Start of Data for this task

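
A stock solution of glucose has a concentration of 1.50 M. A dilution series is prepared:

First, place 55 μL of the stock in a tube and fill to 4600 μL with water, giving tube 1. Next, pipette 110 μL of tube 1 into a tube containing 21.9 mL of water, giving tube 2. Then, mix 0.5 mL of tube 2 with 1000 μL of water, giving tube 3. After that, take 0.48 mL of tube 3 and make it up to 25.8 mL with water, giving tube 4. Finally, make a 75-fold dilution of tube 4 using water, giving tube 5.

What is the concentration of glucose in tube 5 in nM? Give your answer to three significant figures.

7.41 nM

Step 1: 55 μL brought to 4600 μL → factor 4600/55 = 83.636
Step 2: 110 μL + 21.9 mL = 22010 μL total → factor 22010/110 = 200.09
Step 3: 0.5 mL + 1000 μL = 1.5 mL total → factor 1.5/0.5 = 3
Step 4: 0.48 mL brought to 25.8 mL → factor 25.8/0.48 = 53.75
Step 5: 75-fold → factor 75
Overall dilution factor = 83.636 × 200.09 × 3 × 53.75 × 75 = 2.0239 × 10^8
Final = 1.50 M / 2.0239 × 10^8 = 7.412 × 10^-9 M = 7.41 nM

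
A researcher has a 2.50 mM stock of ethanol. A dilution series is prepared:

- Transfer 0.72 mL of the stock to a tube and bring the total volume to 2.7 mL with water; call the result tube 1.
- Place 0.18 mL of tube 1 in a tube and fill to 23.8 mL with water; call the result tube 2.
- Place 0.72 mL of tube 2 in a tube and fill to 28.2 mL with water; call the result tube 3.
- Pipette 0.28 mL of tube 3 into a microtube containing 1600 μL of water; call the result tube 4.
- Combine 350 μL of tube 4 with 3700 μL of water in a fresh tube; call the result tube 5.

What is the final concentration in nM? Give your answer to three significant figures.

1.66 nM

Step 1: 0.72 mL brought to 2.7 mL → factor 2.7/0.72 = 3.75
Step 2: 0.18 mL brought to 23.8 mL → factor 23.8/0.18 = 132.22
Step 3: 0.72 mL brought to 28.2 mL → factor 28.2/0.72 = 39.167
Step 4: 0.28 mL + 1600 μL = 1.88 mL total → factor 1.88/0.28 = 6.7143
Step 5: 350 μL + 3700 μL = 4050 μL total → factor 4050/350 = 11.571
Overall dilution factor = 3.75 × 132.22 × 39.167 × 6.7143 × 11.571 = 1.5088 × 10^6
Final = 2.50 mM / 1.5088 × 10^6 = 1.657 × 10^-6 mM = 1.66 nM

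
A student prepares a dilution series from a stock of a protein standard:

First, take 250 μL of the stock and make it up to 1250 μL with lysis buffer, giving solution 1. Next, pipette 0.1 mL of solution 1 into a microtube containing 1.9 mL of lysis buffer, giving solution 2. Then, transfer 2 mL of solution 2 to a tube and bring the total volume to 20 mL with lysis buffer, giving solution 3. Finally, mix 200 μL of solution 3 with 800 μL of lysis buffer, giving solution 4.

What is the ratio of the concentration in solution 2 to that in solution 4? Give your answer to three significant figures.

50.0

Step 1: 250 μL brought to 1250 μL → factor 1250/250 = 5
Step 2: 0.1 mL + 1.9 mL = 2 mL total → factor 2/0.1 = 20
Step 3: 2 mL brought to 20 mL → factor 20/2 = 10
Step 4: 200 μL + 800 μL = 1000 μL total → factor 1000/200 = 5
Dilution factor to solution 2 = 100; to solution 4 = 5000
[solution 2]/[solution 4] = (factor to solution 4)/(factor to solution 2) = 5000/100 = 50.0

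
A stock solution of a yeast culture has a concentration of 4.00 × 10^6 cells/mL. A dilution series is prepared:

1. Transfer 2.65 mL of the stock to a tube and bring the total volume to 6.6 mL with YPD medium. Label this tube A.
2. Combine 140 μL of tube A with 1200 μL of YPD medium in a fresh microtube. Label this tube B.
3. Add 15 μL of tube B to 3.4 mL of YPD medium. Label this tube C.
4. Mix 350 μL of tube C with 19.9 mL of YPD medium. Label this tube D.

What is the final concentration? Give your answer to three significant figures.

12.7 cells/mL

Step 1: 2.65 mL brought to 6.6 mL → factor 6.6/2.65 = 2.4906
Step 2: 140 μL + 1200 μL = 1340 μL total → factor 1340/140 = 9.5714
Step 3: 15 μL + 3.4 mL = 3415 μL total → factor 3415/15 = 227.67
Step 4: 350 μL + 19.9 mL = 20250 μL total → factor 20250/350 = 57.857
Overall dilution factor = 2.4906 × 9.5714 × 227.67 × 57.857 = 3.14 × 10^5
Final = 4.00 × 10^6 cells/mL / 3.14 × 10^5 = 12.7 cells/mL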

End of Data for this task
Start of Data for this task

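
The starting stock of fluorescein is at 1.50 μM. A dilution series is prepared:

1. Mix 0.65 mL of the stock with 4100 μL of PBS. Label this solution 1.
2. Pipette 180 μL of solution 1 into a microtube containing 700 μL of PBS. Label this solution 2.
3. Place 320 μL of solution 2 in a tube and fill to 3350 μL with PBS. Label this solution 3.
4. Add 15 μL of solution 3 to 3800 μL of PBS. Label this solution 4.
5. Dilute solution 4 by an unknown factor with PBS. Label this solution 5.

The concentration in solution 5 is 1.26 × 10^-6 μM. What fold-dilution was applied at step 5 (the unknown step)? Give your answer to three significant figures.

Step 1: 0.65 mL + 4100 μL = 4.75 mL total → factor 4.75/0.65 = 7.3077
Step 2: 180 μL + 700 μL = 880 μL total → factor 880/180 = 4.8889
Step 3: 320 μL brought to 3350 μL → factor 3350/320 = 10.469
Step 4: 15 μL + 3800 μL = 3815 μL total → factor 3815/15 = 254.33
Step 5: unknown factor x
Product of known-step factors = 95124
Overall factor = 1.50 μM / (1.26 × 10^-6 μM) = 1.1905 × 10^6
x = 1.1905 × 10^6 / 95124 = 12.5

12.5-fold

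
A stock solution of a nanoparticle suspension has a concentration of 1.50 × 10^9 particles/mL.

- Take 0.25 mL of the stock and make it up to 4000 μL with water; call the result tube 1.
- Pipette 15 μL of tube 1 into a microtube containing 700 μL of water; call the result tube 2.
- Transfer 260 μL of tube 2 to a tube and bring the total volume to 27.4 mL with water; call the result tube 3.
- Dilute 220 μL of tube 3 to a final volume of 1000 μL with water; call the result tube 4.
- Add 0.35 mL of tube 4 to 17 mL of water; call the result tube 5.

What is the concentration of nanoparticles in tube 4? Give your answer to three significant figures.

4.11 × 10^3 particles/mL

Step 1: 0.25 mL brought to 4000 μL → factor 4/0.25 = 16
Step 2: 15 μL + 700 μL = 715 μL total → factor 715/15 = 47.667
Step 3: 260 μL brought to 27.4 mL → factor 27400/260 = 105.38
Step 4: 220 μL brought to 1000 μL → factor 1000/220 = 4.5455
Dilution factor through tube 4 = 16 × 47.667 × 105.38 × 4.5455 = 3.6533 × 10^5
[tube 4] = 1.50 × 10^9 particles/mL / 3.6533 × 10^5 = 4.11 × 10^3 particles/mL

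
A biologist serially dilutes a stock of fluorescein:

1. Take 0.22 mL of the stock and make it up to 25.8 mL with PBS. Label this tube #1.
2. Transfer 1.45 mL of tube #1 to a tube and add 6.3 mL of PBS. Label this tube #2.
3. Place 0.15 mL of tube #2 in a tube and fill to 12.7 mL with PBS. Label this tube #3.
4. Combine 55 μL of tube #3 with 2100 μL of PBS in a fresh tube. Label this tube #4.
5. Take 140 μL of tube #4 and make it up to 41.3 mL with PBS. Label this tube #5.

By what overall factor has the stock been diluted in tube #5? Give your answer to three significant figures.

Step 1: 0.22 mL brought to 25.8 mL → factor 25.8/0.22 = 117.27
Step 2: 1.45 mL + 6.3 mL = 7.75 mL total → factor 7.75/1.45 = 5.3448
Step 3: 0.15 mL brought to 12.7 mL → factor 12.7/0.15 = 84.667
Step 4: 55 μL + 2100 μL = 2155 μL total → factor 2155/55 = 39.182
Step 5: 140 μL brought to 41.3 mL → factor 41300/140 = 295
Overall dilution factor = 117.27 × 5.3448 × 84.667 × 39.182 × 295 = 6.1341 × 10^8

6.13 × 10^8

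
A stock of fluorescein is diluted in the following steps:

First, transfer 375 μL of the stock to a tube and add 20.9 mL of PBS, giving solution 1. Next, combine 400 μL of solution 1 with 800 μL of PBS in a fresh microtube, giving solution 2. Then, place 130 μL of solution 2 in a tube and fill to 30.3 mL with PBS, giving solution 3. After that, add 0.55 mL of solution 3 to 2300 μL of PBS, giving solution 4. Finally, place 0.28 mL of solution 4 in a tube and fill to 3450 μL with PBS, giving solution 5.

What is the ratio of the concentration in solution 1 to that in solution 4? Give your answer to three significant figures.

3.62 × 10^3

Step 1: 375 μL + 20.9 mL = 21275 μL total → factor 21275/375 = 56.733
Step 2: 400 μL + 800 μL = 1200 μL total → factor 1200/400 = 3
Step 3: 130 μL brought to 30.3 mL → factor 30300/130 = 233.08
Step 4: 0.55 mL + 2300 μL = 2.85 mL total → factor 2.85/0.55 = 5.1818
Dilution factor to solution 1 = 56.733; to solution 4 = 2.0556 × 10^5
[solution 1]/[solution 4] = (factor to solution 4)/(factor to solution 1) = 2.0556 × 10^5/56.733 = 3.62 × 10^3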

End of Data for this task
Start of Data for this task

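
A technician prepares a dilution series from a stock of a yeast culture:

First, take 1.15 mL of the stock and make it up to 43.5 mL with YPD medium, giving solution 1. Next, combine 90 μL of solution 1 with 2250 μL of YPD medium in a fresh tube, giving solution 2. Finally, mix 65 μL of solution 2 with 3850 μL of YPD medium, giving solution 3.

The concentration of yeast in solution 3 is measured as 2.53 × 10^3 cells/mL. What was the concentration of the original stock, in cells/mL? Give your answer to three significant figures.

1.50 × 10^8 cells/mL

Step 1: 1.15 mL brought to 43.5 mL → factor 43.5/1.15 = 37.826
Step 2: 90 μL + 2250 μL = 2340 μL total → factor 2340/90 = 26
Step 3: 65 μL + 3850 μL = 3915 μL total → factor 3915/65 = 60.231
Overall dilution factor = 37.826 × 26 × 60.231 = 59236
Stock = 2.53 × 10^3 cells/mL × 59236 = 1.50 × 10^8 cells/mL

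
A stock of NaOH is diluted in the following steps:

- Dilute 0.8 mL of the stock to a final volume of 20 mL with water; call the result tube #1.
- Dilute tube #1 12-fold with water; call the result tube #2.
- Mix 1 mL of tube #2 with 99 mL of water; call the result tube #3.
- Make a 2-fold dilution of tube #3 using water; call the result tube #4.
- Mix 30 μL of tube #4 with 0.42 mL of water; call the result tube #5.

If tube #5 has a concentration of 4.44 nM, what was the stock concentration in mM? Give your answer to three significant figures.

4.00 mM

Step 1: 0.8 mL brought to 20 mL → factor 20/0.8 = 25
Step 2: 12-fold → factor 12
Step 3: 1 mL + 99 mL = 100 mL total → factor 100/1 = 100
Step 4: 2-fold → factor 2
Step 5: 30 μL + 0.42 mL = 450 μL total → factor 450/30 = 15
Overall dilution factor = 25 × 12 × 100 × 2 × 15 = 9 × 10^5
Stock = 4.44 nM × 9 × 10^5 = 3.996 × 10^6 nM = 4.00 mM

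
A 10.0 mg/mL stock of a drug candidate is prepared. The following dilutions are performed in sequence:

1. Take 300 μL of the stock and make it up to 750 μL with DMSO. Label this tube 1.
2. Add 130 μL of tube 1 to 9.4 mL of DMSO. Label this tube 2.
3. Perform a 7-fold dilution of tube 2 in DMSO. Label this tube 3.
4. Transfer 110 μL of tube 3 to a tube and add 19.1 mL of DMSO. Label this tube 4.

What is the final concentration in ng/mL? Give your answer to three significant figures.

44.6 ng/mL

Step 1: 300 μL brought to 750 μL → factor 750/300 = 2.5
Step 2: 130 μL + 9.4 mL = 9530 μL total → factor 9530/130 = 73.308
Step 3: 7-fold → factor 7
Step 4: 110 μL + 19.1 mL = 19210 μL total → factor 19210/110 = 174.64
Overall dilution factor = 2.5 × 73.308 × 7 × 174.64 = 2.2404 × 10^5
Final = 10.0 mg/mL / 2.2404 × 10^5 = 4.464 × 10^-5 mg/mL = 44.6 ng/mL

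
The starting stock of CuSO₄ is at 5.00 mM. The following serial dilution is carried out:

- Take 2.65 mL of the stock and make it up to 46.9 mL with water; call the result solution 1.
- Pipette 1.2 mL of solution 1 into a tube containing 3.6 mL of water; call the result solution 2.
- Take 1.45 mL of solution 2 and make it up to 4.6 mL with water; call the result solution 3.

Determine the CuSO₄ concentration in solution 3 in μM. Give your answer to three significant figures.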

End of Data for this task

Assigned task: Please copy out every line of the preceding listing that carries "culture".

Exercise response:
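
A stock solution of a yeast culture has a concentration of 4.00 × 10^6 cells/mL. A dilution series is prepared:
A technician prepares a dilution series from a stock of a yeast culture: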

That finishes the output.